Problem requirements: This task calls for copying every line in the data below that contains the word "before".

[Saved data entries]
━━━━━━━━

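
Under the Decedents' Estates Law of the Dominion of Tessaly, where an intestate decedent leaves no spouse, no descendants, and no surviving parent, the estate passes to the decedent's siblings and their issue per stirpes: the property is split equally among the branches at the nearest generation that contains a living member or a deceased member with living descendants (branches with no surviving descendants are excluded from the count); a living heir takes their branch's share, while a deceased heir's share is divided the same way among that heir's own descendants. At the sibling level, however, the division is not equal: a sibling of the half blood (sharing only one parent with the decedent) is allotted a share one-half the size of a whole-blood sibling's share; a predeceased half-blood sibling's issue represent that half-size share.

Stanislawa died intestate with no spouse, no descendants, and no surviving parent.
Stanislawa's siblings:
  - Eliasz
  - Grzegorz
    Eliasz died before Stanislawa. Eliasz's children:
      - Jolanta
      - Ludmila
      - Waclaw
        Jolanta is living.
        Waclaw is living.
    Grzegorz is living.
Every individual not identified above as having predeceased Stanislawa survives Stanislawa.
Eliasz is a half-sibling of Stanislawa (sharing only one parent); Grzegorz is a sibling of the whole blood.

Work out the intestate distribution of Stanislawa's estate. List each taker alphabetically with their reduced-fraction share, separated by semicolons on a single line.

Grzegorz 2/3; Jolanta 1/9; Ludmila 1/9; Waclaw 1/9

No spouse, descendants, or parent survives, so the estate passes to Stanislawa's siblings per stirpes.
Half-blood siblings count for one-half the weight of whole-blood siblings at the initial division.
Dividing 1 in proportion to weights (total weight 3/2): Eliasz (weight 1/2) → 1/3; Grzegorz (weight 1) → 2/3.
Eliasz predeceased; the 1/3 allotted to Eliasz's branch passes to Eliasz's issue by representation.
The 1/3 is divided into 3 equal shares of 1/9 among Jolanta, Ludmila, Waclaw.
Jolanta is living and takes 1/9.
Ludmila is living and takes 1/9.
Waclaw is living and takes 1/9.
Grzegorz is living and takes 2/3.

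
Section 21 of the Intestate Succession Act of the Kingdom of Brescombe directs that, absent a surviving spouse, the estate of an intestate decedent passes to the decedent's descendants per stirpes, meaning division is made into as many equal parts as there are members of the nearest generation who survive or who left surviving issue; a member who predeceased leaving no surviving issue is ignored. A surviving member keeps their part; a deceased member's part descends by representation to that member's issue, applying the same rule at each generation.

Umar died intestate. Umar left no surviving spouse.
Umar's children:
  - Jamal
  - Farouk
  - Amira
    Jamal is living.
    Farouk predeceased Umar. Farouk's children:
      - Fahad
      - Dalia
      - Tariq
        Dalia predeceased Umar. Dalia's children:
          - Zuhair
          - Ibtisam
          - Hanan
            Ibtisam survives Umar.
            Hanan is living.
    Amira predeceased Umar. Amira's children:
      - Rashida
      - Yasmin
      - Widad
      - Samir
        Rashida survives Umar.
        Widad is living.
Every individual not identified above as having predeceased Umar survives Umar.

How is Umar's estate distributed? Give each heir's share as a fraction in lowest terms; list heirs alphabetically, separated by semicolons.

Fahad 1/9; Hanan 1/27; Ibtisam 1/27; Jamal 1/3; Rashida 1/12; Samir 1/12; Tariq 1/9; Widad 1/12; Yasmin 1/12; Zuhair 1/27

There is no surviving spouse, so the entire estate passes to Umar's descendants per stirpes.
The estate is divided into 3 equal shares of 1/3 among Jamal, Farouk, Amira.
Jamal is living and takes 1/3.
Farouk predeceased; the 1/3 allotted to Farouk's branch passes to Farouk's issue by representation.
The 1/3 is divided into 3 equal shares of 1/9 among Fahad, Dalia, Tariq.
Fahad is living and takes 1/9.
Dalia predeceased; the 1/9 allotted to Dalia's branch passes to Dalia's issue by representation.
The 1/9 is divided into 3 equal shares of 1/27 among Zuhair, Ibtisam, Hanan.
Zuhair is living and takes 1/27.
Ibtisam is living and takes 1/27.
Hanan is living and takes 1/27.
Tariq is living and takes 1/9.
Amira predeceased; the 1/3 allotted to Amira's branch passes to Amira's issue by representation.
The 1/3 is divided into 4 equal shares of 1/12 among Rashida, Yasmin, Widad, Samir.
Rashida is living and takes 1/12.
Yasmin is living and takes 1/12.
Widad is living and takes 1/12.
Samir is living and takes 1/12.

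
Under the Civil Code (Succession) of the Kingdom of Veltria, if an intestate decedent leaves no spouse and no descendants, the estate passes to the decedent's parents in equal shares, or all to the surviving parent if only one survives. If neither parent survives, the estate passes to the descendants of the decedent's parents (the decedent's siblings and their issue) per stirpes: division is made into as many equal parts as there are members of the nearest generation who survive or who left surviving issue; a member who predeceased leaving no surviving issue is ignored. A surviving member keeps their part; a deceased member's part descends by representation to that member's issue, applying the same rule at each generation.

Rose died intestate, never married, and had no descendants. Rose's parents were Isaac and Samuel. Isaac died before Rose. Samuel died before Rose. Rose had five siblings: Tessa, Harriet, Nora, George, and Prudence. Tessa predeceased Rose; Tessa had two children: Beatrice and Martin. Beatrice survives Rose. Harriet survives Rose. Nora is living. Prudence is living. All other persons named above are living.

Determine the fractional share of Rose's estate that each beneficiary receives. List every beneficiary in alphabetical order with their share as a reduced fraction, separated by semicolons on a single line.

Beatrice 1/10; George 1/5; Harriet 1/5; Martin 1/10; Nora 1/5; Prudence 1/5

Neither parent survives and there are no descendants, so the estate passes to Rose's siblings and their issue per stirpes.
The estate is divided into 5 equal shares of 1/5 among Tessa, Harriet, Nora, George, Prudence.
Tessa predeceased; the 1/5 allotted to Tessa's branch passes to Tessa's issue by representation.
The 1/5 is divided into 2 equal shares of 1/10 among Beatrice, Martin.
Beatrice is living and takes 1/10.
Martin is living and takes 1/10.
Harriet is living and takes 1/5.
Nora is living and takes 1/5.
George is living and takes 1/5.
Prudence is living and takes 1/5.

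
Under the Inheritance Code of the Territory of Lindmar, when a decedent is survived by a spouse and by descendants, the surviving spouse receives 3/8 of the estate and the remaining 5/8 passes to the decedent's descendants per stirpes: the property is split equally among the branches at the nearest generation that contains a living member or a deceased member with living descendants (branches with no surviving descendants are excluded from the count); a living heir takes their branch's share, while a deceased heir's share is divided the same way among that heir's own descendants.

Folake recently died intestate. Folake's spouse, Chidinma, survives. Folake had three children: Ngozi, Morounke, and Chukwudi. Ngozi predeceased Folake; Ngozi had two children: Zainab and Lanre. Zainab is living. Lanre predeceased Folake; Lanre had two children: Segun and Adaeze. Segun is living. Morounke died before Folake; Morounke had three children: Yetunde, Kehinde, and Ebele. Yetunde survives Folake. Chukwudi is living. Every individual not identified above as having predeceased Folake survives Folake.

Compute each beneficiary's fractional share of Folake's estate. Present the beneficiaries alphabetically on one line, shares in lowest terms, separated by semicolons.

Adaeze 5/96; Chidinma 3/8; Chukwudi 5/24; Ebele 5/72; Kehinde 5/72; Segun 5/96; Yetunde 5/72; Zainab 5/48

Chidinma, as surviving spouse, takes 3/8.
The remaining 5/8 passes to Folake's descendants per stirpes.
The 5/8 is divided into 3 equal shares of 5/24 among Ngozi, Morounke, Chukwudi.
Ngozi predeceased; the 5/24 allotted to Ngozi's branch passes to Ngozi's issue by representation.
The 5/24 is divided into 2 equal shares of 5/48 among Zainab, Lanre.
Zainab is living and takes 5/48.
Lanre predeceased; the 5/48 allotted to Lanre's branch passes to Lanre's issue by representation.
The 5/48 is divided into 2 equal shares of 5/96 among Segun, Adaeze.
Segun is living and takes 5/96.
Adaeze is living and takes 5/96.
Morounke predeceased; the 5/24 allotted to Morounke's branch passes to Morounke's issue by representation.
The 5/24 is divided into 3 equal shares of 5/72 among Yetunde, Kehinde, Ebele.
Yetunde is living and takes 5/72.
Kehinde is living and takes 5/72.
Ebele is living and takes 5/72.
Chukwudi is living and takes 5/24.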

━━━━━━━━

Output below:
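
    Eliasz died before Stanislawa. Eliasz's children:
Rose died intestate, never married, and had no descendants. Rose's parents were Isaac and Samuel. Isaac died before Rose. Samuel died before Rose. Rose had five siblings: Tessa, Harriet, Nora, George, and Prudence. Tessa predeceased Rose; Tessa had two children: Beatrice and Martin. Beatrice survives Rose. Harriet survives Rose. Nora is living. Prudence is living. All other persons named above are living.
Folake recently died intestate. Folake's spouse, Chidinma, survives. Folake had three children: Ngozi, Morounke, and Chukwudi. Ngozi predeceased Folake; Ngozi had two children: Zainab and Lanre. Zainab is living. Lanre predeceased Folake; Lanre had two children: Segun and Adaeze. Segun is living. Morounke died before Folake; Morounke had three children: Yetunde, Kehinde, and Ebele. Yetunde survives Folake. Chukwudi is living. Every individual not identified above as having predeceased Folake survives Folake.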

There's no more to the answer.